'''
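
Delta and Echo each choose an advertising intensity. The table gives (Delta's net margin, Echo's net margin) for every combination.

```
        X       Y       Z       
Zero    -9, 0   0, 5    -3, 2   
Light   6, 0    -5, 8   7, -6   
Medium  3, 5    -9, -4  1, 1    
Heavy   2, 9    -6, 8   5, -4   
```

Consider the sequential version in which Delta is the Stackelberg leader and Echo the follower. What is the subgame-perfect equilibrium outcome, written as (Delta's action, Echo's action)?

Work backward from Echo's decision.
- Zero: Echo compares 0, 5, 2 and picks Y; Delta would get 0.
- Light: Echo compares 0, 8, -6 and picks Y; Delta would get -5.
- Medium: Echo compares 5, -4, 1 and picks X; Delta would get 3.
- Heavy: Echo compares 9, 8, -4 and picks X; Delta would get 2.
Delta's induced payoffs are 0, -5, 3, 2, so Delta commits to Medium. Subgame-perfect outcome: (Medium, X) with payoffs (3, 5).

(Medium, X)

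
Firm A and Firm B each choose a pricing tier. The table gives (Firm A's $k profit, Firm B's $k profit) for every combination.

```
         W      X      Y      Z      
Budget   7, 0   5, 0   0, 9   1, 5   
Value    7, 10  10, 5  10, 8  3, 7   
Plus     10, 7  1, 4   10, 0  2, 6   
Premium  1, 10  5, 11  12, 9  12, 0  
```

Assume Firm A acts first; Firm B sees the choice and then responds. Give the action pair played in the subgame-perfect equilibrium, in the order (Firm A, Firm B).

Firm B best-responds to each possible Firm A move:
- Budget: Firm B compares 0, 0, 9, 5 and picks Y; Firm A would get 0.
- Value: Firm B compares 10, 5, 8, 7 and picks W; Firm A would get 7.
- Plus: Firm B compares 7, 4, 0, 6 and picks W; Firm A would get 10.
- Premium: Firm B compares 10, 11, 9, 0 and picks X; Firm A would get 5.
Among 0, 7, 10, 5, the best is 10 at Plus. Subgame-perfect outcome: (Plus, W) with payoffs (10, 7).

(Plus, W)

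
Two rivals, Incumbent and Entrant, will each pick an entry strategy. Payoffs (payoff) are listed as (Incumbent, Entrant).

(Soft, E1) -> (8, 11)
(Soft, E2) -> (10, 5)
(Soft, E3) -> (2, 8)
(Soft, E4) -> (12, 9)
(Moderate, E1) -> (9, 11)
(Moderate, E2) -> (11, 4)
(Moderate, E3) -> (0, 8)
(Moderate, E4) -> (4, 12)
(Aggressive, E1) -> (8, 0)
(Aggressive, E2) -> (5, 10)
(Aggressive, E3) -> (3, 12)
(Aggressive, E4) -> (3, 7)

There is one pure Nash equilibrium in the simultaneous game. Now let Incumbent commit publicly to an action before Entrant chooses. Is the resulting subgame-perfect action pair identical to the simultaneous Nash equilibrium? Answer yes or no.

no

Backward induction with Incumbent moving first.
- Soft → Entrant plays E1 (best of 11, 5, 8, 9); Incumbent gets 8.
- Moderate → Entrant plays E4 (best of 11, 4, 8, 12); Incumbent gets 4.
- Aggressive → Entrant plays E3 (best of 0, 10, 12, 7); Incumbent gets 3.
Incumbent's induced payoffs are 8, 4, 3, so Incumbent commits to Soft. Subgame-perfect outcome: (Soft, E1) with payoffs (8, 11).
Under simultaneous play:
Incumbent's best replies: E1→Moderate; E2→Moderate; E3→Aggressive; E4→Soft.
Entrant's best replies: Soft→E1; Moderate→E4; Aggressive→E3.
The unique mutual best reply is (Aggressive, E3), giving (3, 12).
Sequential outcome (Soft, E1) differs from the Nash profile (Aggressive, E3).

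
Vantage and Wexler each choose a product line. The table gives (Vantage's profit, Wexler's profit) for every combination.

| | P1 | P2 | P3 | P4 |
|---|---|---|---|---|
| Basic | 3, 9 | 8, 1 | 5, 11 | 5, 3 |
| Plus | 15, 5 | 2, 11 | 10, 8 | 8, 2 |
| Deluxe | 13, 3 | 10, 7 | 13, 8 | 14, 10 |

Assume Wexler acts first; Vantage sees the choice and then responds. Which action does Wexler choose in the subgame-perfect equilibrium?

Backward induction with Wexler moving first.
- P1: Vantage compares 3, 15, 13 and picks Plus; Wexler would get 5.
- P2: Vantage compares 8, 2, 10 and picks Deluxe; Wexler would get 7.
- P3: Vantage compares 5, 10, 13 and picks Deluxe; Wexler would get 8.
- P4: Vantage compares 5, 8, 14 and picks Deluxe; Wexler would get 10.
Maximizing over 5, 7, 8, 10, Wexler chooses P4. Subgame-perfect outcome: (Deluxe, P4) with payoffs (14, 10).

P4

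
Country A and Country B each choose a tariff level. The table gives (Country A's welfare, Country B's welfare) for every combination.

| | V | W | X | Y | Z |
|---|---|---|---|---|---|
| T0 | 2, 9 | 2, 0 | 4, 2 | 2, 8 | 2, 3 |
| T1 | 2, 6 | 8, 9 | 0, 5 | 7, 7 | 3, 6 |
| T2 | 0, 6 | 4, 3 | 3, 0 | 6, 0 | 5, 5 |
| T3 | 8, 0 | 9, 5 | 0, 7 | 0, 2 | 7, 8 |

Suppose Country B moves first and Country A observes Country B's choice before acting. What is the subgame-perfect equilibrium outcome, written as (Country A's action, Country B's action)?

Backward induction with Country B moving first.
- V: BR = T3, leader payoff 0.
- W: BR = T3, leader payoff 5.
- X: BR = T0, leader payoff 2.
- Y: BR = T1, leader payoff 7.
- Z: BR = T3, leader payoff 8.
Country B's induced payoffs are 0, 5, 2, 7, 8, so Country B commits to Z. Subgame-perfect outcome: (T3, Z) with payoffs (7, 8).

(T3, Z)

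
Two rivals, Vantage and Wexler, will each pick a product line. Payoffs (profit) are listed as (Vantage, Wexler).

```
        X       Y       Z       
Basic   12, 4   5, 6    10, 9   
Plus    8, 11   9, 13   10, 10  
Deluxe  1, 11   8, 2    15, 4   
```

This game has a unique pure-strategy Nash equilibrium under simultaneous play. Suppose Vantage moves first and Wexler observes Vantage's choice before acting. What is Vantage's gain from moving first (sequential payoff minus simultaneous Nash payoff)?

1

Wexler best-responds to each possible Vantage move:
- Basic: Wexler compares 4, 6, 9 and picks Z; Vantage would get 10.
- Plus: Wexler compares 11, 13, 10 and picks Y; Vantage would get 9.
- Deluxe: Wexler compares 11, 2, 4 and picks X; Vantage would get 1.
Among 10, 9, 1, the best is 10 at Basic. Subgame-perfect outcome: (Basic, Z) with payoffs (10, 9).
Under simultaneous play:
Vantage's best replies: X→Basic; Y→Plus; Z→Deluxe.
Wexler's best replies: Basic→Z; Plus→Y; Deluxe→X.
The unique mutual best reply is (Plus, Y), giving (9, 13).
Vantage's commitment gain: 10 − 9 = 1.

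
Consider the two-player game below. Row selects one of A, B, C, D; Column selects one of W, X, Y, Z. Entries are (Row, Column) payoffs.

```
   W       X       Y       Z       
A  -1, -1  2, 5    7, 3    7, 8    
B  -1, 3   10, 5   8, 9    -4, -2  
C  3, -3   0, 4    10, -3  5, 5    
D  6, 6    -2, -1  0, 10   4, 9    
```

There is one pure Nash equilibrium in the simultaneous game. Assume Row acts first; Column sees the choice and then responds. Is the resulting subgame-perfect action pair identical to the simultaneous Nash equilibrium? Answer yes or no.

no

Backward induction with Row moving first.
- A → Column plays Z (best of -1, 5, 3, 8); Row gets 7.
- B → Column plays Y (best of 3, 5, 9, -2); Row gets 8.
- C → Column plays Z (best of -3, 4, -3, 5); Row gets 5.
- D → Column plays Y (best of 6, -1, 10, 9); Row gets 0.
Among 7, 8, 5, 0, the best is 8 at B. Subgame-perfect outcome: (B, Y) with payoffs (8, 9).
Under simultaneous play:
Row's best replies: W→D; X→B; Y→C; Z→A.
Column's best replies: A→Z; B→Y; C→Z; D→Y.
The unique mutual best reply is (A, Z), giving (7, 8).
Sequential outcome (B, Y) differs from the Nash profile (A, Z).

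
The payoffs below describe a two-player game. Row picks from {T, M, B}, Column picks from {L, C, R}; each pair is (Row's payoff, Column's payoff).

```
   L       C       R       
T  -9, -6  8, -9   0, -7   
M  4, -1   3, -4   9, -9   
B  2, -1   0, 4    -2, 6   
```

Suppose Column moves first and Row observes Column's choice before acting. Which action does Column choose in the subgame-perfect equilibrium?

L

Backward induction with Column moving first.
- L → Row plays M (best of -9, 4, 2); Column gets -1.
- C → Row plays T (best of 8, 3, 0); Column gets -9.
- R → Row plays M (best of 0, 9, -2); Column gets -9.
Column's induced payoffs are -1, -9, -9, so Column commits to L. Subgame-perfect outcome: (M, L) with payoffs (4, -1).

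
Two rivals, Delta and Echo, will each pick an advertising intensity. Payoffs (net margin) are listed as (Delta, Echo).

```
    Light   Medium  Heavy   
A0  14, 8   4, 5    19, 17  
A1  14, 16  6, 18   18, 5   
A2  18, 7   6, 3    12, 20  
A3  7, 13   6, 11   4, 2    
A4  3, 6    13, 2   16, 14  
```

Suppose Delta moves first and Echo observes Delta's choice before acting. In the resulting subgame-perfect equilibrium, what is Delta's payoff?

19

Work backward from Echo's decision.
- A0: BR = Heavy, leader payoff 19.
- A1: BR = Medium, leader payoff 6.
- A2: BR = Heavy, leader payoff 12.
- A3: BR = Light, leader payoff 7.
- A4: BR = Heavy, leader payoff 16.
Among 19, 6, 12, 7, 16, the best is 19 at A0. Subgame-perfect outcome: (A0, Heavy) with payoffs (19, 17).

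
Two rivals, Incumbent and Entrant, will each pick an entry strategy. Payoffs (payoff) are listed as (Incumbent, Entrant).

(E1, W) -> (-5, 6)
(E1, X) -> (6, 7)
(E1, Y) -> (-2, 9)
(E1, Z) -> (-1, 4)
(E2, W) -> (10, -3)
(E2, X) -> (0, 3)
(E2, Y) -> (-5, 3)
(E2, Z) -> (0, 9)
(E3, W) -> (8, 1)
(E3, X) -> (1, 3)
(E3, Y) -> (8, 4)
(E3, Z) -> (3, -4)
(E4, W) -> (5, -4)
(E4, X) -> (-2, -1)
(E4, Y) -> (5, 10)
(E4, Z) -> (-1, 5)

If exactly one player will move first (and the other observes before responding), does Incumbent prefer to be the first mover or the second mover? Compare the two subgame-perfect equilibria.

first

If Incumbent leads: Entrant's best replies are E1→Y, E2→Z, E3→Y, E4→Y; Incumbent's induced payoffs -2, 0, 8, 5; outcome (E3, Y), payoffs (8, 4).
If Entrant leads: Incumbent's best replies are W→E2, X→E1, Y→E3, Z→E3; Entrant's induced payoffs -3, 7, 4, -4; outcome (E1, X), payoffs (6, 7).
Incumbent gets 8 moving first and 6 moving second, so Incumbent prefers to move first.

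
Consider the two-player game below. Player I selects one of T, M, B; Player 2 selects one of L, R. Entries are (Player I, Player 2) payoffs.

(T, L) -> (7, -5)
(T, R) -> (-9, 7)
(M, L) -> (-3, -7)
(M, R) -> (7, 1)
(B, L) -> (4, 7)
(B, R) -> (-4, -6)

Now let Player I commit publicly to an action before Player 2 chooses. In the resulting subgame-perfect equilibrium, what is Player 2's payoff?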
'''
*Exercise requirements*:
Among the lines above, find those carrying the word "advertising" and copy them out.

*Solution*:
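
Delta and Echo each choose an advertising intensity. The table gives (Delta's net margin, Echo's net margin) for every combination.
Two rivals, Delta and Echo, will each pick an advertising intensity. Payoffs (net margin) are listed as (Delta, Echo).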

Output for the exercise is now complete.